▶ _To do_
Reproduce each of the entries that follow, exactly.

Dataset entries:
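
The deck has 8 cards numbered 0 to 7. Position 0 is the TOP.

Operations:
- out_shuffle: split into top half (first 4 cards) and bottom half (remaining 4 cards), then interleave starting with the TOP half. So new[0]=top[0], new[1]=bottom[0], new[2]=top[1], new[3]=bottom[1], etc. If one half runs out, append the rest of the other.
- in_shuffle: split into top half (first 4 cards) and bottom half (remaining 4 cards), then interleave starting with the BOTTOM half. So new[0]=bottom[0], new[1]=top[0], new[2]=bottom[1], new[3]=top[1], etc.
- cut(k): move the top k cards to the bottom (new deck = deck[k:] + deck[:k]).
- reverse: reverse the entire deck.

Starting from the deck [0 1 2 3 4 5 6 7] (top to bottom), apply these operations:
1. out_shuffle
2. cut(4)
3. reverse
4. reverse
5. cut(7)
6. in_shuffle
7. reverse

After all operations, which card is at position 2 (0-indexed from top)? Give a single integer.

After op 1 (out_shuffle): [0 4 1 5 2 6 3 7]
After op 2 (cut(4)): [2 6 3 7 0 4 1 5]
After op 3 (reverse): [5 1 4 0 7 3 6 2]
After op 4 (reverse): [2 6 3 7 0 4 1 5]
After op 5 (cut(7)): [5 2 6 3 7 0 4 1]
After op 6 (in_shuffle): [7 5 0 2 4 6 1 3]
After op 7 (reverse): [3 1 6 4 2 0 5 7]
Position 2: card 6.

Answer: 6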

▶ _Response to this exercise_
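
The deck has 8 cards numbered 0 to 7. Position 0 is the TOP.

Operations:
- out_shuffle: split into top half (first 4 cards) and bottom half (remaining 4 cards), then interleave starting with the TOP half. So new[0]=top[0], new[1]=bottom[0], new[2]=top[1], new[3]=bottom[1], etc. If one half runs out, append the rest of the other.
- in_shuffle: split into top half (first 4 cards) and bottom half (remaining 4 cards), then interleave starting with the BOTTOM half. So new[0]=bottom[0], new[1]=top[0], new[2]=bottom[1], new[3]=top[1], etc.
- cut(k): move the top k cards to the bottom (new deck = deck[k:] + deck[:k]).
- reverse: reverse the entire deck.

Starting from the deck [0 1 2 3 4 5 6 7] (top to bottom), apply these operations:
1. out_shuffle
2. cut(4)
3. reverse
4. reverse
5. cut(7)
6. in_shuffle
7. reverse

After all operations, which card is at position 2 (0-indexed from top)? Give a single integer.

After op 1 (out_shuffle): [0 4 1 5 2 6 3 7]
After op 2 (cut(4)): [2 6 3 7 0 4 1 5]
After op 3 (reverse): [5 1 4 0 7 3 6 2]
After op 4 (reverse): [2 6 3 7 0 4 1 5]
After op 5 (cut(7)): [5 2 6 3 7 0 4 1]
After op 6 (in_shuffle): [7 5 0 2 4 6 1 3]
After op 7 (reverse): [3 1 6 4 2 0 5 7]
Position 2: card 6.

Answer: 6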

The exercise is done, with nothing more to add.